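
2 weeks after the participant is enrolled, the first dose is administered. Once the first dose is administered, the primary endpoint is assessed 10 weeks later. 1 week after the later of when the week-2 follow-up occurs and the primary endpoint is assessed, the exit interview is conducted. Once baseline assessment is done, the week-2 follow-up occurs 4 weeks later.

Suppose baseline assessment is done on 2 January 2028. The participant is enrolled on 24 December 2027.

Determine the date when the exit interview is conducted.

24 March 2028

Baseline assessment is done: Jan 2, 2028.
The week-2 follow-up occurs: Jan 2, 2028 + 4 weeks = Jan 30, 2028.
The participant is enrolled: Dec 24, 2027.
The first dose is administered: Dec 24, 2027 + 2 weeks = Jan 7, 2028.
The primary endpoint is assessed: Jan 7, 2028 + 10 weeks = Mar 17, 2028.
Both prerequisites met — the week-2 follow-up occurs (Jan 30, 2028), the primary endpoint is assessed (Mar 17, 2028); the later is Mar 17, 2028.
The exit interview is conducted: Mar 17, 2028 + 1 week = Mar 24, 2028.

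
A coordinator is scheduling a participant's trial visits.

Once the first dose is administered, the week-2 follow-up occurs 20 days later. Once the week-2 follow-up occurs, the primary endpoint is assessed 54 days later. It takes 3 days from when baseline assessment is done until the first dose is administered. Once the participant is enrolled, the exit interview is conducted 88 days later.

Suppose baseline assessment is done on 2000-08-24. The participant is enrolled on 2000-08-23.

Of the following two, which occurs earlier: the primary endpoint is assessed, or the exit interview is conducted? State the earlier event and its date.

Baseline assessment is done: Aug 24, 2000.
The first dose is administered: Aug 24, 2000 + 3 days = Aug 27, 2000.
The week-2 follow-up occurs: Aug 27, 2000 + 20 days = Sep 16, 2000.
The primary endpoint is assessed: Sep 16, 2000 + 54 days = Nov 9, 2000.
The participant is enrolled: Aug 23, 2000.
The exit interview is conducted: Aug 23, 2000 + 88 days = Nov 19, 2000.
Comparing: the primary endpoint is assessed on Nov 9, 2000 vs the exit interview is conducted on Nov 19, 2000. Earlier: the primary endpoint is assessed.

The primary endpoint is assessed — 2000-11-09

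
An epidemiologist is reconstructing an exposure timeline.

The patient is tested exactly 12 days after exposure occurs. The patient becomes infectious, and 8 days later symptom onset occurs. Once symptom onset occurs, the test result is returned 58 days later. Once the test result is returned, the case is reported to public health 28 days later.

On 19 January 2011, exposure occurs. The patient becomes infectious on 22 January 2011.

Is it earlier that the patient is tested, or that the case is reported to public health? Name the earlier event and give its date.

Exposure occurs: Jan 19, 2011.
The patient is tested: Jan 19, 2011 + 12 days = Jan 31, 2011.
The patient becomes infectious: Jan 22, 2011.
Symptom onset occurs: Jan 22, 2011 + 8 days = Jan 30, 2011.
The test result is returned: Jan 30, 2011 + 58 days = Mar 29, 2011.
The case is reported to public health: Mar 29, 2011 + 28 days = Apr 26, 2011.
Comparing: the patient is tested on Jan 31, 2011 vs the case is reported to public health on Apr 26, 2011. Earlier: the patient is tested.

The patient is tested — 31 January 2011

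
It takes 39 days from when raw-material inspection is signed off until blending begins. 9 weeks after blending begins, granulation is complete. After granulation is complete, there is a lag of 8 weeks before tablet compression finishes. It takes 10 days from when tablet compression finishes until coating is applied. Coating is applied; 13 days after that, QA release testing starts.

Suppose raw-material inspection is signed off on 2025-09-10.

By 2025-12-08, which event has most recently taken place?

Raw-material inspection is signed off: Sep 10, 2025.
Blending begins: Sep 10, 2025 + 39 days = Oct 19, 2025.
Granulation is complete: Oct 19, 2025 + 9 weeks = Dec 21, 2025.
Tablet compression finishes: Dec 21, 2025 + 8 weeks = Feb 15, 2026.
Coating is applied: Feb 15, 2026 + 10 days = Feb 25, 2026.
QA release testing starts: Feb 25, 2026 + 13 days = Mar 10, 2026.
Dec 8, 2025 falls between when blending begins (Oct 19, 2025) and when granulation is complete (Dec 21, 2025).

Blending begins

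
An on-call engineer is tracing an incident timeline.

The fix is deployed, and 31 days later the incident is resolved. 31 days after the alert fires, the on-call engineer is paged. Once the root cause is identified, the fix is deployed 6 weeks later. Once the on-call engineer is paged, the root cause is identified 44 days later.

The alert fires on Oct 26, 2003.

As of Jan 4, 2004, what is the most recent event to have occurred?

The on-call engineer is paged

The alert fires: Oct 26, 2003.
The on-call engineer is paged: Oct 26, 2003 + 31 days = Nov 26, 2003.
The root cause is identified: Nov 26, 2003 + 44 days = Jan 9, 2004.
The fix is deployed: Jan 9, 2004 + 6 weeks = Feb 20, 2004.
The incident is resolved: Feb 20, 2004 + 31 days = Mar 22, 2004.
Jan 4, 2004 falls between when the on-call engineer is paged (Nov 26, 2003) and when the root cause is identified (Jan 9, 2004).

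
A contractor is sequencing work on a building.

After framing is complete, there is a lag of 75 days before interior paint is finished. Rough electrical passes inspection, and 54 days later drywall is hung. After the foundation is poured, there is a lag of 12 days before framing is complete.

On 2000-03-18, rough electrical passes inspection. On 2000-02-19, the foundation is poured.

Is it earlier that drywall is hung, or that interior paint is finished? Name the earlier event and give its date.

Drywall is hung — 2000-05-11

Rough electrical passes inspection: Mar 18, 2000.
Drywall is hung: Mar 18, 2000 + 54 days = May 11, 2000.
The foundation is poured: Feb 19, 2000.
Framing is complete: Feb 19, 2000 + 12 days = Mar 2, 2000.
Interior paint is finished: Mar 2, 2000 + 75 days = May 16, 2000.
Comparing: drywall is hung on May 11, 2000 vs interior paint is finished on May 16, 2000. Earlier: drywall is hung.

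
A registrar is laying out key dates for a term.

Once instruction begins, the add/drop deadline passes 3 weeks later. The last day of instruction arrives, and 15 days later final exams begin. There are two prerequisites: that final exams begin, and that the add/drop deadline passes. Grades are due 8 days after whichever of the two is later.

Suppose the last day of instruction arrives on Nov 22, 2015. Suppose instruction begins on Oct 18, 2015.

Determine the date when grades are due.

Dec 15, 2015

The last day of instruction arrives: Nov 22, 2015.
Final exams begin: Nov 22, 2015 + 15 days = Dec 7, 2015.
Instruction begins: Oct 18, 2015.
The add/drop deadline passes: Oct 18, 2015 + 3 weeks = Nov 8, 2015.
Both prerequisites met — final exams begin (Dec 7, 2015), the add/drop deadline passes (Nov 8, 2015); the later is Dec 7, 2015.
Grades are due: Dec 7, 2015 + 8 days = Dec 15, 2015.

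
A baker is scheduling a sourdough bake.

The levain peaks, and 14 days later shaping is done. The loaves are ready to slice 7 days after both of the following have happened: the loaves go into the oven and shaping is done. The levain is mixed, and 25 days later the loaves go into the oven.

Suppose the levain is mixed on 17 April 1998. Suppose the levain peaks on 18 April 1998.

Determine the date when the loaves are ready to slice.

The levain is mixed: Apr 17, 1998.
The loaves go into the oven: Apr 17, 1998 + 25 days = May 12, 1998.
The levain peaks: Apr 18, 1998.
Shaping is done: Apr 18, 1998 + 14 days = May 2, 1998.
Both prerequisites met — the loaves go into the oven (May 12, 1998), shaping is done (May 2, 1998); the later is May 12, 1998.
The loaves are ready to slice: May 12, 1998 + 7 days = May 19, 1998.

19 May 1998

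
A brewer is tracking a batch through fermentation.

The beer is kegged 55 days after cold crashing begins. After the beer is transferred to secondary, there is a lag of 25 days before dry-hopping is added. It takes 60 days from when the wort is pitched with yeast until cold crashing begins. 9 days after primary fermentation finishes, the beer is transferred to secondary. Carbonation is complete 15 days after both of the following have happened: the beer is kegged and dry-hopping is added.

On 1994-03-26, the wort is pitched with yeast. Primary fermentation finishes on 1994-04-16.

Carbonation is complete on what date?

1994-08-03

The wort is pitched with yeast: Mar 26, 1994.
Cold crashing begins: Mar 26, 1994 + 60 days = May 25, 1994.
The beer is kegged: May 25, 1994 + 55 days = Jul 19, 1994.
Primary fermentation finishes: Apr 16, 1994.
The beer is transferred to secondary: Apr 16, 1994 + 9 days = Apr 25, 1994.
Dry-hopping is added: Apr 25, 1994 + 25 days = May 20, 1994.
Both prerequisites met — the beer is kegged (Jul 19, 1994), dry-hopping is added (May 20, 1994); the later is Jul 19, 1994.
Carbonation is complete: Jul 19, 1994 + 15 days = Aug 3, 1994.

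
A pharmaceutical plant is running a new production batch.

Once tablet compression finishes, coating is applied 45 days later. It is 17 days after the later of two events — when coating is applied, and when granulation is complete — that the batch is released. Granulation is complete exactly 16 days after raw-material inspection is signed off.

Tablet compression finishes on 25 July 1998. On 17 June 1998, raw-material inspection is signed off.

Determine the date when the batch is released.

Tablet compression finishes: Jul 25, 1998.
Coating is applied: Jul 25, 1998 + 45 days = Sep 8, 1998.
Raw-material inspection is signed off: Jun 17, 1998.
Granulation is complete: Jun 17, 1998 + 16 days = Jul 3, 1998.
Both prerequisites met — coating is applied (Sep 8, 1998), granulation is complete (Jul 3, 1998); the later is Sep 8, 1998.
The batch is released: Sep 8, 1998 + 17 days = Sep 25, 1998.

25 September 1998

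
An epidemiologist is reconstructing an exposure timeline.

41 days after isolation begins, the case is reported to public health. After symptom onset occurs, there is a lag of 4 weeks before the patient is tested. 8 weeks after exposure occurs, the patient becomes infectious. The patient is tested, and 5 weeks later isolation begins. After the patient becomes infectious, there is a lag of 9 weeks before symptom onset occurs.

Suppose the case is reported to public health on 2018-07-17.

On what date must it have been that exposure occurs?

2017-12-06

The case is reported to public health: Jul 17, 2018.
Isolation begins: Jul 17, 2018 − 41 days = Jun 6, 2018.
The patient is tested: Jun 6, 2018 − 5 weeks = May 2, 2018.
Symptom onset occurs: May 2, 2018 − 4 weeks = Apr 4, 2018.
The patient becomes infectious: Apr 4, 2018 − 9 weeks = Jan 31, 2018.
Exposure occurs: Jan 31, 2018 − 8 weeks = Dec 6, 2017.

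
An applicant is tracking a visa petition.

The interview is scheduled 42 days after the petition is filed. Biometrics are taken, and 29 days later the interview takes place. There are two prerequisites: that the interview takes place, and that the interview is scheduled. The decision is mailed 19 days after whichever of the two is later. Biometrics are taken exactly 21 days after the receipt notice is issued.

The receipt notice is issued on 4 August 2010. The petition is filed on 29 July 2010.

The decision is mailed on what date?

The receipt notice is issued: Aug 4, 2010.
Biometrics are taken: Aug 4, 2010 + 21 days = Aug 25, 2010.
The interview takes place: Aug 25, 2010 + 29 days = Sep 23, 2010.
The petition is filed: Jul 29, 2010.
The interview is scheduled: Jul 29, 2010 + 42 days = Sep 9, 2010.
Both prerequisites met — the interview takes place (Sep 23, 2010), the interview is scheduled (Sep 9, 2010); the later is Sep 23, 2010.
The decision is mailed: Sep 23, 2010 + 19 days = Oct 12, 2010.

12 October 2010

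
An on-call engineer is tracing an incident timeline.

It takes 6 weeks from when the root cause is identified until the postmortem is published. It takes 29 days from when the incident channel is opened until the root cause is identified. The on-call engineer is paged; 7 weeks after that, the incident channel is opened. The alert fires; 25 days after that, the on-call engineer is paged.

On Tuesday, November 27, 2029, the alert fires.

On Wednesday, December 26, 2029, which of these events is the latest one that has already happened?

The on-call engineer is paged

The alert fires: Nov 27, 2029.
The on-call engineer is paged: Nov 27, 2029 + 25 days = Dec 22, 2029.
The incident channel is opened: Dec 22, 2029 + 7 weeks = Feb 9, 2030.
The root cause is identified: Feb 9, 2030 + 29 days = Mar 10, 2030.
The postmortem is published: Mar 10, 2030 + 6 weeks = Apr 21, 2030.
Dec 26, 2029 falls between when the on-call engineer is paged (Dec 22, 2029) and when the incident channel is opened (Feb 9, 2030).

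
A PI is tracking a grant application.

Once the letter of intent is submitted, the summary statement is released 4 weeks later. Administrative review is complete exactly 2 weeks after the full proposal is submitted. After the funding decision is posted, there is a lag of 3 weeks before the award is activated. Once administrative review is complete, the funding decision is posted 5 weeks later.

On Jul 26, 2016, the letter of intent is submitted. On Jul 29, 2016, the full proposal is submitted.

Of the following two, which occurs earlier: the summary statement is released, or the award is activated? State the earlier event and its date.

The summary statement is released — Aug 23, 2016

The letter of intent is submitted: Jul 26, 2016.
The summary statement is released: Jul 26, 2016 + 4 weeks = Aug 23, 2016.
The full proposal is submitted: Jul 29, 2016.
Administrative review is complete: Jul 29, 2016 + 2 weeks = Aug 12, 2016.
The funding decision is posted: Aug 12, 2016 + 5 weeks = Sep 16, 2016.
The award is activated: Sep 16, 2016 + 3 weeks = Oct 7, 2016.
Comparing: the summary statement is released on Aug 23, 2016 vs the award is activated on Oct 7, 2016. Earlier: the summary statement is released.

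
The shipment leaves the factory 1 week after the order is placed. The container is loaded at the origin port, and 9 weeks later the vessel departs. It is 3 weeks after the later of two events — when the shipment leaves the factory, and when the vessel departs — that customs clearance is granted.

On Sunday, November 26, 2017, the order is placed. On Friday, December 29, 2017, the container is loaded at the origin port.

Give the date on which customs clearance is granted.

The order is placed: Nov 26, 2017.
The shipment leaves the factory: Nov 26, 2017 + 1 week = Dec 3, 2017.
The container is loaded at the origin port: Dec 29, 2017.
The vessel departs: Dec 29, 2017 + 9 weeks = Mar 2, 2018.
Both prerequisites met — the shipment leaves the factory (Dec 3, 2017), the vessel departs (Mar 2, 2018); the later is Mar 2, 2018.
Customs clearance is granted: Mar 2, 2018 + 3 weeks = Mar 23, 2018.

Friday, March 23, 2018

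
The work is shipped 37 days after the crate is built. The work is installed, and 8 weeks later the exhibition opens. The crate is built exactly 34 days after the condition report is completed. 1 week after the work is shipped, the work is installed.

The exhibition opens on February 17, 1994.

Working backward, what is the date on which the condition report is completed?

October 6, 1993

The exhibition opens: Feb 17, 1994.
The work is installed: Feb 17, 1994 − 8 weeks = Dec 23, 1993.
The work is shipped: Dec 23, 1993 − 1 week = Dec 16, 1993.
The crate is built: Dec 16, 1993 − 37 days = Nov 9, 1993.
The condition report is completed: Nov 9, 1993 − 34 days = Oct 6, 1993.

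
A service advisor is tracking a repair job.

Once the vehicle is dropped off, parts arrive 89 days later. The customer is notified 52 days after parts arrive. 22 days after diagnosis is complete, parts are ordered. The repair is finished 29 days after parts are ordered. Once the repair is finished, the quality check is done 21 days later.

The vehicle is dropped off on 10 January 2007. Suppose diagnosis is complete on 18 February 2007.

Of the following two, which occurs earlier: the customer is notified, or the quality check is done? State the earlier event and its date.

The quality check is done — 1 May 2007

The vehicle is dropped off: Jan 10, 2007.
Parts arrive: Jan 10, 2007 + 89 days = Apr 9, 2007.
The customer is notified: Apr 9, 2007 + 52 days = May 31, 2007.
Diagnosis is complete: Feb 18, 2007.
Parts are ordered: Feb 18, 2007 + 22 days = Mar 12, 2007.
The repair is finished: Mar 12, 2007 + 29 days = Apr 10, 2007.
The quality check is done: Apr 10, 2007 + 21 days = May 1, 2007.
Comparing: the customer is notified on May 31, 2007 vs the quality check is done on May 1, 2007. Earlier: the quality check is done.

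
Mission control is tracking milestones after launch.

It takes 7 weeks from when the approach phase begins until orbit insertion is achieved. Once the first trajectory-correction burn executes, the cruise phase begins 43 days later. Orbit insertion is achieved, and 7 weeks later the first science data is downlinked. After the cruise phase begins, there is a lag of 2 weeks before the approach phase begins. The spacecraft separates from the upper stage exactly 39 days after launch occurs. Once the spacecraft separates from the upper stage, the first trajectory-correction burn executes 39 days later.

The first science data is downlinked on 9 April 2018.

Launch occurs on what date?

The first science data is downlinked: Apr 9, 2018.
Orbit insertion is achieved: Apr 9, 2018 − 7 weeks = Feb 19, 2018.
The approach phase begins: Feb 19, 2018 − 7 weeks = Jan 1, 2018.
The cruise phase begins: Jan 1, 2018 − 2 weeks = Dec 18, 2017.
The first trajectory-correction burn executes: Dec 18, 2017 − 43 days = Nov 5, 2017.
The spacecraft separates from the upper stage: Nov 5, 2017 − 39 days = Sep 27, 2017.
Launch occurs: Sep 27, 2017 − 39 days = Aug 19, 2017.

19 August 2017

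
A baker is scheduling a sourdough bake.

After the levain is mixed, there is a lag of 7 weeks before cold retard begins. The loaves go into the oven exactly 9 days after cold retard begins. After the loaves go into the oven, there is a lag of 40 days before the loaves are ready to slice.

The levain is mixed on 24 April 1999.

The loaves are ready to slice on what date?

31 July 1999

The levain is mixed: Apr 24, 1999.
Cold retard begins: Apr 24, 1999 + 7 weeks = Jun 12, 1999.
The loaves go into the oven: Jun 12, 1999 + 9 days = Jun 21, 1999.
The loaves are ready to slice: Jun 21, 1999 + 40 days = Jul 31, 1999.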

◆ **Task goal**
Only the lines from the start of the material through the line containing "Suppose baseline assessment is done on 2000-08-24." should be repeated, and they should be repeated exactly.

◆ **Completed exercise**
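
2 weeks after the participant is enrolled, the first dose is administered. Once the first dose is administered, the primary endpoint is assessed 10 weeks later. 1 week after the later of when the week-2 follow-up occurs and the primary endpoint is assessed, the exit interview is conducted. Once baseline assessment is done, the week-2 follow-up occurs 4 weeks later.

Suppose baseline assessment is done on 2 January 2028. The participant is enrolled on 24 December 2027.

Determine the date when the exit interview is conducted.

24 March 2028

Baseline assessment is done: Jan 2, 2028.
The week-2 follow-up occurs: Jan 2, 2028 + 4 weeks = Jan 30, 2028.
The participant is enrolled: Dec 24, 2027.
The first dose is administered: Dec 24, 2027 + 2 weeks = Jan 7, 2028.
The primary endpoint is assessed: Jan 7, 2028 + 10 weeks = Mar 17, 2028.
Both prerequisites met — the week-2 follow-up occurs (Jan 30, 2028), the primary endpoint is assessed (Mar 17, 2028); the later is Mar 17, 2028.
The exit interview is conducted: Mar 17, 2028 + 1 week = Mar 24, 2028.

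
A coordinator is scheduling a participant's trial visits.

Once the first dose is administered, the week-2 follow-up occurs 20 days later. Once the week-2 follow-up occurs, the primary endpoint is assessed 54 days later. It takes 3 days from when baseline assessment is done until the first dose is administered. Once the participant is enrolled, the exit interview is conducted 88 days later.

Suppose baseline assessment is done on 2000-08-24. The participant is enrolled on 2000-08-23.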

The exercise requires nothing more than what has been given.